#### What you should do
Extract from the listing each line in which the word "that" appears.
Segment Start: Exercise materials
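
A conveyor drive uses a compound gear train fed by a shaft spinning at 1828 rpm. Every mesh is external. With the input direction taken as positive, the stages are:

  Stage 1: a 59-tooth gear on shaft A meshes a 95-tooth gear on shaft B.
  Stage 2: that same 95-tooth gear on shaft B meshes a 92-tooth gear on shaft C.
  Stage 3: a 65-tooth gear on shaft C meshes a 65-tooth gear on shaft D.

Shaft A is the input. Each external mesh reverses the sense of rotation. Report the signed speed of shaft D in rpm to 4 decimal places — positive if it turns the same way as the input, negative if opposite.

-1172.3043 rpm (opposite to input, |ω| = 1172.3043 rpm)

Stage 1 [59T→95T]: ω = 1828.0000×59/95 = 1135.2842 rpm, dir flips to −; running = −1135.2842
Stage 2 [95T→92T]: ω = 1135.2842×95/92 = 1172.3043 rpm, dir flips to +; running = +1172.3043
Stage 3 [65T→65T]: ω = 1172.3043×65/65 = 1172.3043 rpm, dir flips to −; running = −1172.3043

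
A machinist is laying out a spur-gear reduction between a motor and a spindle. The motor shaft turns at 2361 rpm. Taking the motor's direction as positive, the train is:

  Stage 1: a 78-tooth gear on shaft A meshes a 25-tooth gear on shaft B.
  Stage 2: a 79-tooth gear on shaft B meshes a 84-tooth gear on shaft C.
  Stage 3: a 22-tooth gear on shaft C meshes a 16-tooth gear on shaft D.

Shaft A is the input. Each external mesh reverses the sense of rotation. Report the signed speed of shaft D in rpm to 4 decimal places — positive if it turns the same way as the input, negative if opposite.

-9525.7918 rpm (opposite to input, |ω| = 9525.7918 rpm)

Stage 1 [78T→25T]: ω = 2361.0000×78/25 = 7366.3200 rpm, dir flips to −; running = −7366.3200
Stage 2 [79T→84T]: ω = 7366.3200×79/84 = 6927.8486 rpm, dir flips to +; running = +6927.8486
Stage 3 [22T→16T]: ω = 6927.8486×22/16 = 9525.7918 rpm, dir flips to −; running = −9525.7918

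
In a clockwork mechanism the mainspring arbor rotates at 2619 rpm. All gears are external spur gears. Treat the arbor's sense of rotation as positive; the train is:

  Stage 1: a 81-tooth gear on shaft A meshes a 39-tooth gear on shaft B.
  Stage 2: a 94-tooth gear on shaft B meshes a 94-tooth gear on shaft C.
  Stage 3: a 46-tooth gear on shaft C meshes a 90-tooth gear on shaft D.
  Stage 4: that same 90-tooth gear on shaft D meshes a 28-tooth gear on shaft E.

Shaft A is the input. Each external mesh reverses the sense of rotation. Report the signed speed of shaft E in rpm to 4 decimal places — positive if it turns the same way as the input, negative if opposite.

Stage 1 [81T→39T]: ω = 2619.0000×81/39 = 5439.4615 rpm, dir flips to −; running = −5439.4615
Stage 2 [94T→94T]: ω = 5439.4615×94/94 = 5439.4615 rpm, dir flips to +; running = +5439.4615
Stage 3 [46T→90T]: ω = 5439.4615×46/90 = 2780.1692 rpm, dir flips to −; running = −2780.1692
Stage 4 [90T→28T]: ω = 2780.1692×90/28 = 8936.2582 rpm, dir flips to +; running = +8936.2582

+8936.2582 rpm (same as input, |ω| = 8936.2582 rpm)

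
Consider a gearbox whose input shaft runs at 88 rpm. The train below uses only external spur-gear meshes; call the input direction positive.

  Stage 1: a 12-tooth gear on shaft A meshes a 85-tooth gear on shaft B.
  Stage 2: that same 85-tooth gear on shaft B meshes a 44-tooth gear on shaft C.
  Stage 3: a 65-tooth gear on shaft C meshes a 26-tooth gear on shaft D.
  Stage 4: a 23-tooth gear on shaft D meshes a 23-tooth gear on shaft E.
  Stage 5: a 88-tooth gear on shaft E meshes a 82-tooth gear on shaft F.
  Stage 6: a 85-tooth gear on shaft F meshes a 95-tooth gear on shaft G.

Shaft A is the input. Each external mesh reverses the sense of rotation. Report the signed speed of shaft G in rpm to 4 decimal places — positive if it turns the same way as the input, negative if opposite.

Stage 1 [12T→85T]: ω = 88.0000×12/85 = 12.4235 rpm, dir flips to −; running = −12.4235
Stage 2 [85T→44T]: ω = 12.4235×85/44 = 24.0000 rpm, dir flips to +; running = +24.0000
Stage 3 [65T→26T]: ω = 24.0000×65/26 = 60.0000 rpm, dir flips to −; running = −60.0000
Stage 4 [23T→23T]: ω = 60.0000×23/23 = 60.0000 rpm, dir flips to +; running = +60.0000
Stage 5 [88T→82T]: ω = 60.0000×88/82 = 64.3902 rpm, dir flips to −; running = −64.3902
Stage 6 [85T→95T]: ω = 64.3902×85/95 = 57.6123 rpm, dir flips to +; running = +57.6123

+57.6123 rpm (same as input, |ω| = 57.6123 rpm)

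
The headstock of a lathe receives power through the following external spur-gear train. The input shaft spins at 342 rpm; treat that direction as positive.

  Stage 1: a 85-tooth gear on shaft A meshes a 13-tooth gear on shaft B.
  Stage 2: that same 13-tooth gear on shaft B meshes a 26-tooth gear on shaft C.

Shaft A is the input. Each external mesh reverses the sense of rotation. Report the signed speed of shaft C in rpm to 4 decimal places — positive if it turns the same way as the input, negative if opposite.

Stage 1 [85T→13T]: ω = 342.0000×85/13 = 2236.1538 rpm, dir flips to −; running = −2236.1538
Stage 2 [13T→26T]: ω = 2236.1538×13/26 = 1118.0769 rpm, dir flips to +; running = +1118.0769

+1118.0769 rpm (same as input, |ω| = 1118.0769 rpm)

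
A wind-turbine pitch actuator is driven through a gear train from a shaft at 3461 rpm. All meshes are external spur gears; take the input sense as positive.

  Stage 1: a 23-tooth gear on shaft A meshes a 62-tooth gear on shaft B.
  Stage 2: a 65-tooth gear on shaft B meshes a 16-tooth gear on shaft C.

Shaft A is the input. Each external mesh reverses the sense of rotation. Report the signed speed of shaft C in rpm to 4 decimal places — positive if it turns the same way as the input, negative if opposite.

Stage 1 [23T→62T]: ω = 3461.0000×23/62 = 1283.9194 rpm, dir flips to −; running = −1283.9194
Stage 2 [65T→16T]: ω = 1283.9194×65/16 = 5215.9224 rpm, dir flips to +; running = +5215.9224

+5215.9224 rpm (same as input, |ω| = 5215.9224 rpm)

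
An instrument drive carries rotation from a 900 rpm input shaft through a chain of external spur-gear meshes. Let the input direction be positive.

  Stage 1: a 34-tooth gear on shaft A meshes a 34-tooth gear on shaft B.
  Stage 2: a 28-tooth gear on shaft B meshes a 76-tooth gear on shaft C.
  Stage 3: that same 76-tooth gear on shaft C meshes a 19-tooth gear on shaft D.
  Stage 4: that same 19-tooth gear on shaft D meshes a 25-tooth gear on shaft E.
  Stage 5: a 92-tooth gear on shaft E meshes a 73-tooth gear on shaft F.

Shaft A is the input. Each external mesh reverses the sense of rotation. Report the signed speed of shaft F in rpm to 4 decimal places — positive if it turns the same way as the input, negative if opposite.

-1270.3562 rpm (opposite to input, |ω| = 1270.3562 rpm)

Stage 1 [34T→34T]: ω = 900.0000×34/34 = 900.0000 rpm, dir flips to −; running = −900.0000
Stage 2 [28T→76T]: ω = 900.0000×28/76 = 331.5789 rpm, dir flips to +; running = +331.5789
Stage 3 [76T→19T]: ω = 331.5789×76/19 = 1326.3158 rpm, dir flips to −; running = −1326.3158
Stage 4 [19T→25T]: ω = 1326.3158×19/25 = 1008.0000 rpm, dir flips to +; running = +1008.0000
Stage 5 [92T→73T]: ω = 1008.0000×92/73 = 1270.3562 rpm, dir flips to −; running = −1270.3562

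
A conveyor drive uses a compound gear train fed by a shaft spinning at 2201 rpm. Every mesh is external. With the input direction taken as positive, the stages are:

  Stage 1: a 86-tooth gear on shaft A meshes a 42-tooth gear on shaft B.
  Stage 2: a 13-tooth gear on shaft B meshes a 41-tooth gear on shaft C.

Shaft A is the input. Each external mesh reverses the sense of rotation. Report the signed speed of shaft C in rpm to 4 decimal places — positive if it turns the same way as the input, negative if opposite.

+1428.9884 rpm (same as input, |ω| = 1428.9884 rpm)

Stage 1 [86T→42T]: ω = 2201.0000×86/42 = 4506.8095 rpm, dir flips to −; running = −4506.8095
Stage 2 [13T→41T]: ω = 4506.8095×13/41 = 1428.9884 rpm, dir flips to +; running = +1428.9884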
Segment End: Exercise materials
#### Expected answer
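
  Stage 2: that same 95-tooth gear on shaft B meshes a 92-tooth gear on shaft C.
  Stage 4: that same 90-tooth gear on shaft D meshes a 28-tooth gear on shaft E.
  Stage 2: that same 85-tooth gear on shaft B meshes a 44-tooth gear on shaft C.
The headstock of a lathe receives power through the following external spur-gear train. The input shaft spins at 342 rpm; treat that direction as positive.
  Stage 2: that same 13-tooth gear on shaft B meshes a 26-tooth gear on shaft C.
  Stage 3: that same 76-tooth gear on shaft C meshes a 19-tooth gear on shaft D.
  Stage 4: that same 19-tooth gear on shaft D meshes a 25-tooth gear on shaft E.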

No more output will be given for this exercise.